__WHAT YOU SHOULD DO__
Retyping the entries exactly is all that is required.

(Saved data entries)
+ + + +
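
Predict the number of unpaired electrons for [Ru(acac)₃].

1

Ligand charges: each acetylacetonate is −1. With an overall charge of 0 the ruthenium centre must be in the +3 oxidation state.
Ru sits in group 8, so the d-electron count is 8 − 3 = 5.
Counting donor atoms: 3×acetylacetonate (bidentate) → 6 donors. Coordination number = 6.
The spin state decides the count: a 4d ion has a large Δₒ and is invariably low-spin.
An octahedral low-spin d⁵ ion is t₂g⁵e_g⁰, giving 1 unpaired electron.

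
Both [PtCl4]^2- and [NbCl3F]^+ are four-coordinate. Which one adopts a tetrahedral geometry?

[NbCl3F]^+

For [PtCl4]^2-: Summing ligand charges against the −2 overall charge gives an oxidation state of +2 for platinum. Pt sits in group 10, so the d-electron count is 10 − 2 = 8. A 5d d⁸ ion has a large crystal-field splitting; square planar leaves the high-energy d_{x²−y²} orbital empty and maximises CFSE. → square planar.
For [NbCl3F]^+: Ligand charges: each chloride is −1; each fluoride is −1. With an overall charge of +1 the niobium centre must be in the +5 oxidation state. Niobium is a group-5 element; Nb(V) is therefore d⁰. A d⁰ ion has no crystal-field stabilisation preference between square planar and tetrahedral, so four ligands adopt the sterically favoured tetrahedral geometry. → tetrahedral.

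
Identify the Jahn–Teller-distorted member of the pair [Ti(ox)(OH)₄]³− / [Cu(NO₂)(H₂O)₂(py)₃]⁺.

[Cu(NO₂)(H₂O)₂(py)₃]⁺

[Ti(ox)(OH)₄]³−: Summing ligand charges against the −3 overall charge gives an oxidation state of +3 for titanium. Ti sits in group 4, so the d-electron count is 4 − 3 = 1. The d¹ configuration leaves the e_g set evenly filled (or empty) — no strong Jahn–Teller driving force.
[Cu(NO₂)(H₂O)₂(py)₃]⁺: Each nitro (N-bound nitrite) is −1; water is neutral; pyridine is neutral; balancing the +1 overall charge requires Cu(II). Cu sits in group 11, so the d-electron count is 11 − 2 = 9. The t₂g⁶e_g³ configuration has an unevenly filled e_g set; the Jahn–Teller theorem predicts a tetragonal distortion (typically axial elongation) to lift the degeneracy.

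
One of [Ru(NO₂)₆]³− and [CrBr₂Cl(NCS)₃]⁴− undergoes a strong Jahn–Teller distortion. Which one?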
+ + + +
__ANSWER SECTION__
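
Predict the number of unpaired electrons for [Ru(acac)₃].

1

Ligand charges: each acetylacetonate is −1. With an overall charge of 0 the ruthenium centre must be in the +3 oxidation state.
Ru sits in group 8, so the d-electron count is 8 − 3 = 5.
Counting donor atoms: 3×acetylacetonate (bidentate) → 6 donors. Coordination number = 6.
The spin state decides the count: a 4d ion has a large Δₒ and is invariably low-spin.
An octahedral low-spin d⁵ ion is t₂g⁵e_g⁰, giving 1 unpaired electron.

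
Both [PtCl4]^2- and [NbCl3F]^+ are four-coordinate. Which one adopts a tetrahedral geometry?

[NbCl3F]^+

For [PtCl4]^2-: Summing ligand charges against the −2 overall charge gives an oxidation state of +2 for platinum. Pt sits in group 10, so the d-electron count is 10 − 2 = 8. A 5d d⁸ ion has a large crystal-field splitting; square planar leaves the high-energy d_{x²−y²} orbital empty and maximises CFSE. → square planar.
For [NbCl3F]^+: Ligand charges: each chloride is −1; each fluoride is −1. With an overall charge of +1 the niobium centre must be in the +5 oxidation state. Niobium is a group-5 element; Nb(V) is therefore d⁰. A d⁰ ion has no crystal-field stabilisation preference between square planar and tetrahedral, so four ligands adopt the sterically favoured tetrahedral geometry. → tetrahedral.

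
Identify the Jahn–Teller-distorted member of the pair [Ti(ox)(OH)₄]³− / [Cu(NO₂)(H₂O)₂(py)₃]⁺.

[Cu(NO₂)(H₂O)₂(py)₃]⁺

[Ti(ox)(OH)₄]³−: Summing ligand charges against the −3 overall charge gives an oxidation state of +3 for titanium. Ti sits in group 4, so the d-electron count is 4 − 3 = 1. The d¹ configuration leaves the e_g set evenly filled (or empty) — no strong Jahn–Teller driving force.
[Cu(NO₂)(H₂O)₂(py)₃]⁺: Each nitro (N-bound nitrite) is −1; water is neutral; pyridine is neutral; balancing the +1 overall charge requires Cu(II). Cu sits in group 11, so the d-electron count is 11 − 2 = 9. The t₂g⁶e_g³ configuration has an unevenly filled e_g set; the Jahn–Teller theorem predicts a tetragonal distortion (typically axial elongation) to lift the degeneracy.

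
One of [Ru(NO₂)₆]³− and [CrBr₂Cl(NCS)₃]⁴− undergoes a strong Jahn–Teller distortion. Which one?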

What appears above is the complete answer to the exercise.